_Exercise objective_.
Nothing in the entries may be altered; copy them in full.

Stored items
#####

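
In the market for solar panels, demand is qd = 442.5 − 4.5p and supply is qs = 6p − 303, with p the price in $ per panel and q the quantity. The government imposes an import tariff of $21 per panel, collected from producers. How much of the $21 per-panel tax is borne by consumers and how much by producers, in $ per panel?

Consumers bear $12 per panel; producers bear $9 per panel.

Without the tax, 442.5 − 4.5p = 6p − 303 gives 10.5p = 745.5, so p* = $71 and q* = 123.
With the tax collected from producers, supply shifts: qs = 6(p − 21) − 303.
New equilibrium: consumers pay $83, producers receive $62, q = 69. (Wedge: pb − ps = 21.)
Burden on consumers: $12; on producers: $9. (They sum to $21.)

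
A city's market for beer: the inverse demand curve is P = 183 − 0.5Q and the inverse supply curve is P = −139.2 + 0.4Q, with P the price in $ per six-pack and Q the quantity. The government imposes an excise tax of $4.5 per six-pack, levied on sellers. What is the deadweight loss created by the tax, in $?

Rewrite in direct form: Qd = 366 − 2P and Qs = 2.5P + 348.
Without the tax, 366 − 2P = 2.5P + 348 gives 4.5P = 18, so P* = $4 and Q* = 358.
With the tax collected from sellers, supply shifts: Qs = 2.5(P − 4.5) + 348.
New equilibrium: consumers pay $6.5, sellers receive $2, Q = 353. (Wedge: Pb − Ps = 4.5.)
Quantity falls by |ΔQ| = |358 − 353| = 5.
DWL = ½ · t · |ΔQ| = ½ · 4.5 · 5 = $11.25.

Deadweight loss = $11.25.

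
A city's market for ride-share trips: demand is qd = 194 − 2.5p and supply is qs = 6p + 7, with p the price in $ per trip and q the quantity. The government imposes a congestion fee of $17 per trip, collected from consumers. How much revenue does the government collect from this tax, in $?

Tax revenue = $1853.

Without the tax, 194 − 2.5p = 6p + 7 gives 8.5p = 187, so p* = $22 and q* = 139.
With the tax collected from consumers, demand (in seller-price terms) shifts: qd = 194 − 2.5(p + 17).
New equilibrium: consumers pay $34, producers receive $17, q = 109. (Wedge: pb − ps = 17.)
Revenue = t · Q = 17 · 109 = $1853.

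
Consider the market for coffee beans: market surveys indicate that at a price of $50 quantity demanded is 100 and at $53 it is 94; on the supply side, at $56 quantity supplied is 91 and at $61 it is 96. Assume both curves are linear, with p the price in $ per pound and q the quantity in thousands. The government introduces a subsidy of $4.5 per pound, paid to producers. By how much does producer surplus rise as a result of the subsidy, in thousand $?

Producer surplus rises by $274.5 thousand.

Demand slope: (94 − 100)/(53 − 50) = -2, so qd = 200 − 2p.
Supply slope: (96 − 91)/(61 − 56) = 1, so qs = p + 35.
Without the subsidy, 200 − 2p = p + 35 gives 3p = 165, so p* = $55 and q* = 90.
With a per-unit subsidy paid to producers, each receives p + 4.5 per unit sold, so supply becomes qs = (p + 4.5) + 35.
New equilibrium: buyers pay $53.5, producers receive $58, q = 93. (Wedge: pb − ps = −4.5.)
ΔPS is the trapezoid between Q = 93 and Q = 90 of height $3: ½ · (90 + 93) · 3 = $274.5.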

#####

_Task output_.
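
In the market for solar panels, demand is qd = 442.5 − 4.5p and supply is qs = 6p − 303, with p the price in $ per panel and q the quantity. The government imposes an import tariff of $21 per panel, collected from producers. How much of the $21 per-panel tax is borne by consumers and how much by producers, in $ per panel?

Consumers bear $12 per panel; producers bear $9 per panel.

Without the tax, 442.5 − 4.5p = 6p − 303 gives 10.5p = 745.5, so p* = $71 and q* = 123.
With the tax collected from producers, supply shifts: qs = 6(p − 21) − 303.
New equilibrium: consumers pay $83, producers receive $62, q = 69. (Wedge: pb − ps = 21.)
Burden on consumers: $12; on producers: $9. (They sum to $21.)

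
A city's market for beer: the inverse demand curve is P = 183 − 0.5Q and the inverse supply curve is P = −139.2 + 0.4Q, with P the price in $ per six-pack and Q the quantity. The government imposes an excise tax of $4.5 per six-pack, levied on sellers. What is the deadweight loss created by the tax, in $?

Rewrite in direct form: Qd = 366 − 2P and Qs = 2.5P + 348.
Without the tax, 366 − 2P = 2.5P + 348 gives 4.5P = 18, so P* = $4 and Q* = 358.
With the tax collected from sellers, supply shifts: Qs = 2.5(P − 4.5) + 348.
New equilibrium: consumers pay $6.5, sellers receive $2, Q = 353. (Wedge: Pb − Ps = 4.5.)
Quantity falls by |ΔQ| = |358 − 353| = 5.
DWL = ½ · t · |ΔQ| = ½ · 4.5 · 5 = $11.25.

Deadweight loss = $11.25.

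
A city's market for ride-share trips: demand is qd = 194 − 2.5p and supply is qs = 6p + 7, with p the price in $ per trip and q the quantity. The government imposes a congestion fee of $17 per trip, collected from consumers. How much revenue does the government collect from this tax, in $?

Tax revenue = $1853.

Without the tax, 194 − 2.5p = 6p + 7 gives 8.5p = 187, so p* = $22 and q* = 139.
With the tax collected from consumers, demand (in seller-price terms) shifts: qd = 194 − 2.5(p + 17).
New equilibrium: consumers pay $34, producers receive $17, q = 109. (Wedge: pb − ps = 17.)
Revenue = t · Q = 17 · 109 = $1853.

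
Consider the market for coffee beans: market surveys indicate that at a price of $50 quantity demanded is 100 and at $53 it is 94; on the supply side, at $56 quantity supplied is 91 and at $61 it is 96. Assume both curves are linear, with p the price in $ per pound and q the quantity in thousands. The government introduces a subsidy of $4.5 per pound, paid to producers. By how much does producer surplus rise as a result of the subsidy, in thousand $?

Producer surplus rises by $274.5 thousand.

Demand slope: (94 − 100)/(53 − 50) = -2, so qd = 200 − 2p.
Supply slope: (96 − 91)/(61 − 56) = 1, so qs = p + 35.
Without the subsidy, 200 − 2p = p + 35 gives 3p = 165, so p* = $55 and q* = 90.
With a per-unit subsidy paid to producers, each receives p + 4.5 per unit sold, so supply becomes qs = (p + 4.5) + 35.
New equilibrium: buyers pay $53.5, producers receive $58, q = 93. (Wedge: pb − ps = −4.5.)
ΔPS is the trapezoid between Q = 93 and Q = 90 of height $3: ½ · (90 + 93) · 3 = $274.5.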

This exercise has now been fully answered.